→ **Exercise**:
Copy out all of the records, exactly as they appear.

Stored data entries:
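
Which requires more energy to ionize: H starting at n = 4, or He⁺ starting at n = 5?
He⁺ at n = 5 (E = -2.17691 eV)

Using E_n = -13.6057 Z² / n² eV:

H (Z = 1) at n = 4:
E = -13.6057 × 1² / 4² = -13.6057 × 1 / 16 = -0.85035625 eV

He⁺ (Z = 2) at n = 5:
E = -13.6057 × 2² / 5² = -13.6057 × 4 / 25 = -2.17691200 eV

Since -2.17691200 eV < -0.85035625 eV,
He⁺ at n = 5 is more tightly bound (requires more energy to ionize).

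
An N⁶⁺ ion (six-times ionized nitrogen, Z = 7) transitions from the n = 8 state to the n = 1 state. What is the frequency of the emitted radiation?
1.5868e+17 Hz

First, find the transition energy:
E_8 = -13.6057 × 7² / 8² = -10.41686 eV
E_1 = -13.6057 × 7² / 1² = -666.67930 eV
|ΔE| = |E_1 - E_8| = 656.26244 eV

Convert to Joules: E = 656.26244 eV × (1.602177 × 10⁻¹⁹ J/eV) = 1.051449e-16 J

Using E = hf:
f = E/h = 1.051449e-16 J / (6.62607 × 10⁻³⁴ J·s)
f = 1.5868e+17 Hz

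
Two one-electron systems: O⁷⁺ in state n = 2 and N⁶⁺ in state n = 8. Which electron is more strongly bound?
O⁷⁺ at n = 2 (E = -217.6912 eV)

Using E_n = -13.6057 Z² / n² eV:

O⁷⁺ (Z = 8) at n = 2:
E = -13.6057 × 8² / 2² = -13.6057 × 64 / 4 = -217.6912000 eV

N⁶⁺ (Z = 7) at n = 8:
E = -13.6057 × 7² / 8² = -13.6057 × 49 / 64 = -10.4168641 eV

Since -217.6912000 eV < -10.4168641 eV,
O⁷⁺ at n = 2 is more tightly bound (requires more energy to ionize).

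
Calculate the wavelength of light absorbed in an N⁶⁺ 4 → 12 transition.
33.475 nm

First, find the transition energy using E_n = -13.6057 Z² / n² eV:
E_4 = -13.6057 × 7² / 4² = -41.66746 eV
E_12 = -13.6057 × 7² / 12² = -4.62972 eV

Photon energy: |ΔE| = |E_12 - E_4| = 37.03774 eV

Convert to wavelength using E = hc/λ with hc = 1239.84 eV·nm:
λ = hc/E = 1239.84 eV·nm / 37.03774 eV
λ = 33.475 nm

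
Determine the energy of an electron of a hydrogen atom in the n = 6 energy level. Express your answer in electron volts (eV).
-0.378 eV

The energy levels of a hydrogen-like atom are given by:
E_n = -13.6057 eV / n²

For n = 6:
E_6 = -13.6057 eV / 6²
E_6 = -13.6057 eV / 36
E_6 = -0.378 eV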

→ **Response to the task**:
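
Which requires more energy to ionize: H starting at n = 4, or He⁺ starting at n = 5?
He⁺ at n = 5 (E = -2.17691 eV)

Using E_n = -13.6057 Z² / n² eV:

H (Z = 1) at n = 4:
E = -13.6057 × 1² / 4² = -13.6057 × 1 / 16 = -0.85035625 eV

He⁺ (Z = 2) at n = 5:
E = -13.6057 × 2² / 5² = -13.6057 × 4 / 25 = -2.17691200 eV

Since -2.17691200 eV < -0.85035625 eV,
He⁺ at n = 5 is more tightly bound (requires more energy to ionize).

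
An N⁶⁺ ion (six-times ionized nitrogen, Z = 7) transitions from the n = 8 state to the n = 1 state. What is the frequency of the emitted radiation?
1.5868e+17 Hz

First, find the transition energy:
E_8 = -13.6057 × 7² / 8² = -10.41686 eV
E_1 = -13.6057 × 7² / 1² = -666.67930 eV
|ΔE| = |E_1 - E_8| = 656.26244 eV

Convert to Joules: E = 656.26244 eV × (1.602177 × 10⁻¹⁹ J/eV) = 1.051449e-16 J

Using E = hf:
f = E/h = 1.051449e-16 J / (6.62607 × 10⁻³⁴ J·s)
f = 1.5868e+17 Hz

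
Two one-electron systems: O⁷⁺ in state n = 2 and N⁶⁺ in state n = 8. Which electron is more strongly bound?
O⁷⁺ at n = 2 (E = -217.6912 eV)

Using E_n = -13.6057 Z² / n² eV:

O⁷⁺ (Z = 8) at n = 2:
E = -13.6057 × 8² / 2² = -13.6057 × 64 / 4 = -217.6912000 eV

N⁶⁺ (Z = 7) at n = 8:
E = -13.6057 × 7² / 8² = -13.6057 × 49 / 64 = -10.4168641 eV

Since -217.6912000 eV < -10.4168641 eV,
O⁷⁺ at n = 2 is more tightly bound (requires more energy to ionize).

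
Calculate the wavelength of light absorbed in an N⁶⁺ 4 → 12 transition.
33.475 nm

First, find the transition energy using E_n = -13.6057 Z² / n² eV:
E_4 = -13.6057 × 7² / 4² = -41.66746 eV
E_12 = -13.6057 × 7² / 12² = -4.62972 eV

Photon energy: |ΔE| = |E_12 - E_4| = 37.03774 eV

Convert to wavelength using E = hc/λ with hc = 1239.84 eV·nm:
λ = hc/E = 1239.84 eV·nm / 37.03774 eV
λ = 33.475 nm

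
Determine the energy of an electron of a hydrogen atom in the n = 6 energy level. Express your answer in electron volts (eV).
-0.378 eV

The energy levels of a hydrogen-like atom are given by:
E_n = -13.6057 eV / n²

For n = 6:
E_6 = -13.6057 eV / 6²
E_6 = -13.6057 eV / 36
E_6 = -0.378 eV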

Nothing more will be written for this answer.